TASK PROMPT: Take the data that sits below and write it out again exactly.

AVAILABLE DATA START

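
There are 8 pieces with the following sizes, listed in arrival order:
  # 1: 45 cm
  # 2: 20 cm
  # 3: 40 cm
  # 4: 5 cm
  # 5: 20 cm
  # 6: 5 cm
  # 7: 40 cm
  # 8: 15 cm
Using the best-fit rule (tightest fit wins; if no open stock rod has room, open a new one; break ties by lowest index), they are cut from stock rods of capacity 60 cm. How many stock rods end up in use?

4

  45 → stock rod 1 (new)  [load 45/60]
  20 → stock rod 2 (new)  [load 20/60]
  40 → stock rod 2  [load 60/60]
  5 → stock rod 1  [load 50/60]
  20 → stock rod 3 (new)  [load 20/60]
  5 → stock rod 1  [load 55/60]
  40 → stock rod 3  [load 60/60]
  15 → stock rod 4 (new)  [load 15/60]
4 stock rods opened.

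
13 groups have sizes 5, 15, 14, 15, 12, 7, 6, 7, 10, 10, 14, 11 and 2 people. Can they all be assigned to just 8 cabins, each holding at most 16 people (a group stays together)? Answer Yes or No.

No

Total = 128 people; ⌈128/16⌉ = 8.
The bound of 8 does not rule out 8, but exhaustive search shows no assignment into 8 cabins of capacity 16 people exists — the minimum is 9.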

AVAILABLE DATA END

REPLY:
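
There are 8 pieces with the following sizes, listed in arrival order:
  # 1: 45 cm
  # 2: 20 cm
  # 3: 40 cm
  # 4: 5 cm
  # 5: 20 cm
  # 6: 5 cm
  # 7: 40 cm
  # 8: 15 cm
Using the best-fit rule (tightest fit wins; if no open stock rod has room, open a new one; break ties by lowest index), they are cut from stock rods of capacity 60 cm. How many stock rods end up in use?

4

  45 → stock rod 1 (new)  [load 45/60]
  20 → stock rod 2 (new)  [load 20/60]
  40 → stock rod 2  [load 60/60]
  5 → stock rod 1  [load 50/60]
  20 → stock rod 3 (new)  [load 20/60]
  5 → stock rod 1  [load 55/60]
  40 → stock rod 3  [load 60/60]
  15 → stock rod 4 (new)  [load 15/60]
4 stock rods opened.

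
13 groups have sizes 5, 15, 14, 15, 12, 7, 6, 7, 10, 10, 14, 11 and 2 people. Can they all be assigned to just 8 cabins, each holding at most 16 people (a group stays together)? Answer Yes or No.

No

Total = 128 people; ⌈128/16⌉ = 8.
The bound of 8 does not rule out 8, but exhaustive search shows no assignment into 8 cabins of capacity 16 people exists — the minimum is 9.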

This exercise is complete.